Extract the lines from the first line of the records below through the line containing "Do there exist integers x, y, z satisfying", inclusive, and reproduce them exactly as written.
==*==
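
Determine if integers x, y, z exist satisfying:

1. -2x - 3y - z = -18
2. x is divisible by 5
Yes

Take x = 0, y = 6, z = 0. Substituting into each constraint:
  (1) -2(0) - 3(6) + 0 = -18 ✓
  (2) 0 = 5 × 0, remainder 0 ✓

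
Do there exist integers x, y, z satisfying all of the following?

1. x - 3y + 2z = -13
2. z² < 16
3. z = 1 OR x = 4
Yes

Take x = 0, y = 5, z = 1. Substituting into each constraint:
  (1) 0 - 3(5) + 2(1) = -13 ✓
  (2) z² = (1)² = 1, and 1 < 16 ✓
  (3) z = 1, target 1 ✓ (first branch holds)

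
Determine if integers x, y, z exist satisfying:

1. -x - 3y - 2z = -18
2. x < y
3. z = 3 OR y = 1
Yes

Take x = -1, y = 1, z = 8. Substituting into each constraint:
  (1) 1 - 3(1) - 2(8) = -18 ✓
  (2) -1 < 1 ✓
  (3) y = 1, target 1 ✓ (second branch holds)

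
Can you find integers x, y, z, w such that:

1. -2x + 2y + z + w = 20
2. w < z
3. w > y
Yes

Take x = -10, y = -1, z = 2, w = 0. Substituting into each constraint:
  (1) -2(-10) + 2(-1) + 2 + 0 = 20 ✓
  (2) 0 < 2 ✓
  (3) 0 > -1 ✓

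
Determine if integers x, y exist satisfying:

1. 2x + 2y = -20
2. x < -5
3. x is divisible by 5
Yes

Take x = -10, y = 0. Substituting into each constraint:
  (1) 2(-10) + 2(0) = -20 ✓
  (2) -10 < -5 ✓
  (3) -10 = 5 × -2, remainder 0 ✓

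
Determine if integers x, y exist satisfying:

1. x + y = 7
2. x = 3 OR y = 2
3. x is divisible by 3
Yes

Take x = 3, y = 4. Substituting into each constraint:
  (1) 3 + 4 = 7 ✓
  (2) x = 3, target 3 ✓ (first branch holds)
  (3) 3 = 3 × 1, remainder 0 ✓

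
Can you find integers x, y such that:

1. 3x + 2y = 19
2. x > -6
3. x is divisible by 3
Yes

Take x = 3, y = 5. Substituting into each constraint:
  (1) 3(3) + 2(5) = 19 ✓
  (2) 3 > -6 ✓
  (3) 3 = 3 × 1, remainder 0 ✓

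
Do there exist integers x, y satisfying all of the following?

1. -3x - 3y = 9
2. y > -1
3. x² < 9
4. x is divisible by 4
No

A contradictory subset is {-3x - 3y = 9, y > -1, x² < 9}. No integer assignment can satisfy these jointly:

  - -3x - 3y = 9: is a linear equation tying the variables together
  - y > -1: bounds one variable relative to a constant
  - x² < 9: restricts x to |x| ≤ 2

Range argument: with x ∈ [-2, 2], y ∈ [0, ∞], the left side of the equation is at most 6, but the right side is 9 > 6. No integer solution exists.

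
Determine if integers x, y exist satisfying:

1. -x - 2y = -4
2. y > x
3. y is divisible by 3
Yes

Take x = -2, y = 3. Substituting into each constraint:
  (1) 2 - 2(3) = -4 ✓
  (2) 3 > -2 ✓
  (3) 3 = 3 × 1, remainder 0 ✓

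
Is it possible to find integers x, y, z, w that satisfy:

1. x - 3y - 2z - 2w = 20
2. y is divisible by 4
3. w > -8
Yes

Take x = 0, y = 0, z = -3, w = -7. Substituting into each constraint:
  (1) 0 - 3(0) - 2(-3) - 2(-7) = 20 ✓
  (2) 0 = 4 × 0, remainder 0 ✓
  (3) -7 > -8 ✓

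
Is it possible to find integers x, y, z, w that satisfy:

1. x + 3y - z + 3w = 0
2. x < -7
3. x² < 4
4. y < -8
No

A contradictory subset is {x < -7, x² < 4}. No integer assignment can satisfy these jointly:

  - x < -7: bounds one variable relative to a constant
  - x² < 4: restricts x to |x| ≤ 1

Direct contradiction: the bounds on x require x ≥ -1 and x ≤ -8 simultaneously, which is empty.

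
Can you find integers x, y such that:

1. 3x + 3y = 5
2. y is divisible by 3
No

Even the single constraint (3x + 3y = 5) is infeasible over the integers.

  - 3x + 3y = 5: every term on the left is divisible by 3, so the LHS ≡ 0 (mod 3), but the RHS 5 is not — no integer solution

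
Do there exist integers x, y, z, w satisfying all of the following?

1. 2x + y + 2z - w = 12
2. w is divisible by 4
Yes

Take x = 0, y = 0, z = 6, w = 0. Substituting into each constraint:
  (1) 2(0) + 0 + 2(6) + 0 = 12 ✓
  (2) 0 = 4 × 0, remainder 0 ✓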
==*==
Solved problem -
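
Determine if integers x, y, z exist satisfying:

1. -2x - 3y - z = -18
2. x is divisible by 5
Yes

Take x = 0, y = 6, z = 0. Substituting into each constraint:
  (1) -2(0) - 3(6) + 0 = -18 ✓
  (2) 0 = 5 × 0, remainder 0 ✓

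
Do there exist integers x, y, z satisfying all of the following?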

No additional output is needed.